**Exercise instructions**
Your task is to quote the records from their first line through the line containing "356.44 | 8 |", with nothing added or left out.

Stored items
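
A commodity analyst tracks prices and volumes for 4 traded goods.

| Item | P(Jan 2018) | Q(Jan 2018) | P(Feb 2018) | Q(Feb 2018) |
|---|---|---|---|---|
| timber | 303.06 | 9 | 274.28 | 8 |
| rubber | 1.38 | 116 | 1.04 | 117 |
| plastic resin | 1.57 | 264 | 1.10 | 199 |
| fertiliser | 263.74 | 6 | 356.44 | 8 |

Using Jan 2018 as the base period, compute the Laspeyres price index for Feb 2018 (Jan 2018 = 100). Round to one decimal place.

102.7

Laspeyres price index uses base-period quantities as weights.
ΣP(Feb 2018)·Q(Jan 2018) = 274.28×9 + 1.04×116 + 1.10×264 + 356.44×6 = 2468.52 + 120.64 + 290.4 + 2138.64 = 5018.2
ΣP(Jan 2018)·Q(Jan 2018) = 303.06×9 + 1.38×116 + 1.57×264 + 263.74×6 = 2727.54 + 160.08 + 414.48 + 1582.44 = 4884.54
Index = 5018.2 / 4884.54 × 100 = 102.7364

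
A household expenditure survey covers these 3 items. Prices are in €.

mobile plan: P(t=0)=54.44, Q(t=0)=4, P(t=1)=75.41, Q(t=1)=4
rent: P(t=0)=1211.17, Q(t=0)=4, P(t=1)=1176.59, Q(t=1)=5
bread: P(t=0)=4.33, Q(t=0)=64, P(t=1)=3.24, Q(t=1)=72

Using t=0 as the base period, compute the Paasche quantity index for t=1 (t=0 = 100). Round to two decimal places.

Paasche quantity index uses current-period prices as weights.
ΣP(t=1)·Q(t=1) = 75.41×4 + 1176.59×5 + 3.24×72 = 301.64 + 5882.95 + 233.28 = 6417.87
ΣP(t=1)·Q(t=0) = 75.41×4 + 1176.59×4 + 3.24×64 = 301.64 + 4706.36 + 207.36 = 5215.36
Index = 6417.87 / 5215.36 × 100 = 123.0571

123.06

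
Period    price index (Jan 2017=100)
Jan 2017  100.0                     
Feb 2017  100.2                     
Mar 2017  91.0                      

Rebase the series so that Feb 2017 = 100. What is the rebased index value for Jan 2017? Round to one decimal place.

Rebased(Jan 2017) = 100.0 / 100.2 × 100 = 99.8004

99.8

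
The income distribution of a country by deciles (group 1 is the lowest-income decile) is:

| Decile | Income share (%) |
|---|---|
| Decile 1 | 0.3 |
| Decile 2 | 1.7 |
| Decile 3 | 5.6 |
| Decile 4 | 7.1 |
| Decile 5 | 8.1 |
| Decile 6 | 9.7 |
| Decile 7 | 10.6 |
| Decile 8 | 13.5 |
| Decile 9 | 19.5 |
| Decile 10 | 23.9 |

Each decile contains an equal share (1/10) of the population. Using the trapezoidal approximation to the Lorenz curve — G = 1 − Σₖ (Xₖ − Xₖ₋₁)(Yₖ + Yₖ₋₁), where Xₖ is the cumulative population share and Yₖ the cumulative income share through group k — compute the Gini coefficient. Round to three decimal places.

Cumulative income shares Yₖ: 0.0030, 0.0200, 0.0760, 0.1470, 0.2280, 0.3250, 0.4310, 0.5660, 0.7610, 1.0000
Σ (Xₖ−Xₖ₋₁)(Yₖ+Yₖ₋₁) = (1/10)(0.0030+0.0000) + (1/10)(0.0200+0.0030) + (1/10)(0.0760+0.0200) + (1/10)(0.1470+0.0760) + (1/10)(0.2280+0.1470) + (1/10)(0.3250+0.2280) + (1/10)(0.4310+0.3250) + (1/10)(0.5660+0.4310) + (1/10)(0.7610+0.5660) + (1/10)(1.0000+0.7610)
  = 0.0003 + 0.0023 + 0.0096 + 0.0223 + 0.0375 + 0.0553 + 0.0756 + 0.0997 + 0.1327 + 0.1761 = 0.6114
G = 1 − 0.6114 = 0.3886

0.389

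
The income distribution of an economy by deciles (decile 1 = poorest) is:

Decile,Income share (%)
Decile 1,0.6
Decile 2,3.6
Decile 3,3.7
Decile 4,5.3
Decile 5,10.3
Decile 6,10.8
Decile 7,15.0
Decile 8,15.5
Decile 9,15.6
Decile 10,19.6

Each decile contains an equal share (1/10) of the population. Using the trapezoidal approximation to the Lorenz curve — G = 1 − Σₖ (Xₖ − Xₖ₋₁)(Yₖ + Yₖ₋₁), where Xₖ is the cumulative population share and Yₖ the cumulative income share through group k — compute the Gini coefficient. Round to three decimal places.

Cumulative income shares Yₖ: 0.0060, 0.0420, 0.0790, 0.1320, 0.2350, 0.3430, 0.4930, 0.6480, 0.8040, 1.0000
Σ (Xₖ−Xₖ₋₁)(Yₖ+Yₖ₋₁) = (1/10)(0.0060+0.0000) + (1/10)(0.0420+0.0060) + (1/10)(0.0790+0.0420) + (1/10)(0.1320+0.0790) + (1/10)(0.2350+0.1320) + (1/10)(0.3430+0.2350) + (1/10)(0.4930+0.3430) + (1/10)(0.6480+0.4930) + (1/10)(0.8040+0.6480) + (1/10)(1.0000+0.8040)
  = 0.0006 + 0.0048 + 0.0121 + 0.0211 + 0.0367 + 0.0578 + 0.0836 + 0.1141 + 0.1452 + 0.1804 = 0.6564
G = 1 − 0.6564 = 0.3436

0.344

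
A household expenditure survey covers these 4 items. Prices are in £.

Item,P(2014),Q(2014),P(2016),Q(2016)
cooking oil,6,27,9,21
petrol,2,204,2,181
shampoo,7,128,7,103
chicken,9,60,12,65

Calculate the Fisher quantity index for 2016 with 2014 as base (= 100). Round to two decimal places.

Laspeyres component (base-period weights):
ΣP(2014)Q(2016) = 6×21 + 2×181 + 7×103 + 9×65 = 126 + 362 + 721 + 585 = 1794
ΣP(2014)Q(2014) = 6×27 + 2×204 + 7×128 + 9×60 = 162 + 408 + 896 + 540 = 2006
L = 1794 / 2006 × 100 = 89.4317
Paasche component (current-period weights):
ΣP(2016)Q(2016) = 9×21 + 2×181 + 7×103 + 12×65 = 189 + 362 + 721 + 780 = 2052
ΣP(2016)Q(2014) = 9×27 + 2×204 + 7×128 + 12×60 = 243 + 408 + 896 + 720 = 2267
P = 2052 / 2267 × 100 = 90.5161
Fisher = √(L × P) = √(89.4317 × 90.5161) = 89.9723

89.97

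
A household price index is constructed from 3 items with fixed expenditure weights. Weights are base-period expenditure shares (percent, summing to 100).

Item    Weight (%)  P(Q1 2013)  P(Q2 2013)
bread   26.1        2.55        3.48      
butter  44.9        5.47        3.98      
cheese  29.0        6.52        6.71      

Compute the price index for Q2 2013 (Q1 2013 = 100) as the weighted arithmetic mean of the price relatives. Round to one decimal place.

98.1

bread: 26.1 × (3.48/2.55) = 26.1 × 1.364706 = 35.6188
butter: 44.9 × (3.98/5.47) = 44.9 × 0.727605 = 32.6695
cheese: 29.0 × (6.71/6.52) = 29.0 × 1.029141 = 29.8451
Index = Σ wᵢ·(p₁ᵢ/p₀ᵢ) = 35.6188 + 32.6695 + 29.8451 = 98.1334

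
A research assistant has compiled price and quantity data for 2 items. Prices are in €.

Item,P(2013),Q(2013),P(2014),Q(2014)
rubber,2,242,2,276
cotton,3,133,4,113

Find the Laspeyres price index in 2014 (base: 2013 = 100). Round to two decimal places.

Laspeyres price index uses base-period quantities as weights.
ΣP(2014)·Q(2013) = 2×242 + 4×133 = 484 + 532 = 1016
ΣP(2013)·Q(2013) = 2×242 + 3×133 = 484 + 399 = 883
Index = 1016 / 883 × 100 = 115.0623

115.06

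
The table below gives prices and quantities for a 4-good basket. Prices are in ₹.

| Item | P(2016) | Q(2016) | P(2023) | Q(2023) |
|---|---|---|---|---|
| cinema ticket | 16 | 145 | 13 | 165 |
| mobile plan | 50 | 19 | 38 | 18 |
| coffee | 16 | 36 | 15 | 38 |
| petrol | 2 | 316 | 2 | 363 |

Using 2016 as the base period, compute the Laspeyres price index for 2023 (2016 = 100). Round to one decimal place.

84.4

Laspeyres price index uses base-period quantities as weights.
ΣP(2023)·Q(2016) = 13×145 + 38×19 + 15×36 + 2×316 = 1885 + 722 + 540 + 632 = 3779
ΣP(2016)·Q(2016) = 16×145 + 50×19 + 16×36 + 2×316 = 2320 + 950 + 576 + 632 = 4478
Index = 3779 / 4478 × 100 = 84.3904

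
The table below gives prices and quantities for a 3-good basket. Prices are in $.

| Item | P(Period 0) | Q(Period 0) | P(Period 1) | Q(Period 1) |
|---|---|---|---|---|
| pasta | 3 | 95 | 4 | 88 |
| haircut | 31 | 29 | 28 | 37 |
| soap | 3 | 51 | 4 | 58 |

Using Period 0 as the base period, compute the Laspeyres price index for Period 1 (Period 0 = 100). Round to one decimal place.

Laspeyres price index uses base-period quantities as weights.
ΣP(Period 1)·Q(Period 0) = 4×95 + 28×29 + 4×51 = 380 + 812 + 204 = 1396
ΣP(Period 0)·Q(Period 0) = 3×95 + 31×29 + 3×51 = 285 + 899 + 153 = 1337
Index = 1396 / 1337 × 100 = 104.4129

104.4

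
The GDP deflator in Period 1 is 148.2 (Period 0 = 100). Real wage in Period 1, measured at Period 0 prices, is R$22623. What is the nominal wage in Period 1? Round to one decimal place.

Nominal = Real × (Index/100) = 22623 × (148.2/100)
        = 22623 × 1.482 = 33527.2860

33527.3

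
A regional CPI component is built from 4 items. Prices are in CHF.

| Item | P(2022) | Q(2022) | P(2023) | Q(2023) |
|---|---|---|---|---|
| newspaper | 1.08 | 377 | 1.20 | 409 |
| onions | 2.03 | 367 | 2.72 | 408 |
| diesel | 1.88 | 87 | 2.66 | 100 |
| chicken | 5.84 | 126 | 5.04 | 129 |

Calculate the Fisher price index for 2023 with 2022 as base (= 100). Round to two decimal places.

113.38

Laspeyres component (base-period weights):
ΣP(2023)Q(2022) = 1.20×377 + 2.72×367 + 2.66×87 + 5.04×126 = 452.4 + 998.24 + 231.42 + 635.04 = 2317.1
ΣP(2022)Q(2022) = 1.08×377 + 2.03×367 + 1.88×87 + 5.84×126 = 407.16 + 745.01 + 163.56 + 735.84 = 2051.57
L = 2317.1 / 2051.57 × 100 = 112.9428
Paasche component (current-period weights):
ΣP(2023)Q(2023) = 1.20×409 + 2.72×408 + 2.66×100 + 5.04×129 = 490.8 + 1109.76 + 266 + 650.16 = 2516.72
ΣP(2022)Q(2023) = 1.08×409 + 2.03×408 + 1.88×100 + 5.84×129 = 441.72 + 828.24 + 188 + 753.36 = 2211.32
P = 2516.72 / 2211.32 × 100 = 113.8108
Fisher = √(L × P) = √(112.9428 × 113.8108) = 113.3759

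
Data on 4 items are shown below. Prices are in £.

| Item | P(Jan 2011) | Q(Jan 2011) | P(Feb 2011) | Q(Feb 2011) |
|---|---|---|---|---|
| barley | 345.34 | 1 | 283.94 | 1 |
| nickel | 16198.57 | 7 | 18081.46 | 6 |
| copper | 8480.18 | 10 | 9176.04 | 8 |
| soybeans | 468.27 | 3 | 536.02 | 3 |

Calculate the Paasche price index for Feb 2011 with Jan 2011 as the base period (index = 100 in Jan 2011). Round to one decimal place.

Paasche price index uses current-period quantities as weights.
ΣP(Feb 2011)·Q(Feb 2011) = 283.94×1 + 18081.46×6 + 9176.04×8 + 536.02×3 = 283.94 + 108488.76 + 73408.32 + 1608.06 = 183789.08
ΣP(Jan 2011)·Q(Feb 2011) = 345.34×1 + 16198.57×6 + 8480.18×8 + 468.27×3 = 345.34 + 97191.42 + 67841.44 + 1404.81 = 166783.01
Index = 183789.08 / 166783.01 × 100 = 110.1965

110.2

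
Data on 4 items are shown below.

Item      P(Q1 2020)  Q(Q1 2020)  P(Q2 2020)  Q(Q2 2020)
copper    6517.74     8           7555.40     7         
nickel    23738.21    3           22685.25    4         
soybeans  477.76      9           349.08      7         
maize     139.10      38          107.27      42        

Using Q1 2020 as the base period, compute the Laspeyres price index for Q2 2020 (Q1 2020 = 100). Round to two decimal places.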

**Reply**
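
A commodity analyst tracks prices and volumes for 4 traded goods.

| Item | P(Jan 2018) | Q(Jan 2018) | P(Feb 2018) | Q(Feb 2018) |
|---|---|---|---|---|
| timber | 303.06 | 9 | 274.28 | 8 |
| rubber | 1.38 | 116 | 1.04 | 117 |
| plastic resin | 1.57 | 264 | 1.10 | 199 |
| fertiliser | 263.74 | 6 | 356.44 | 8 |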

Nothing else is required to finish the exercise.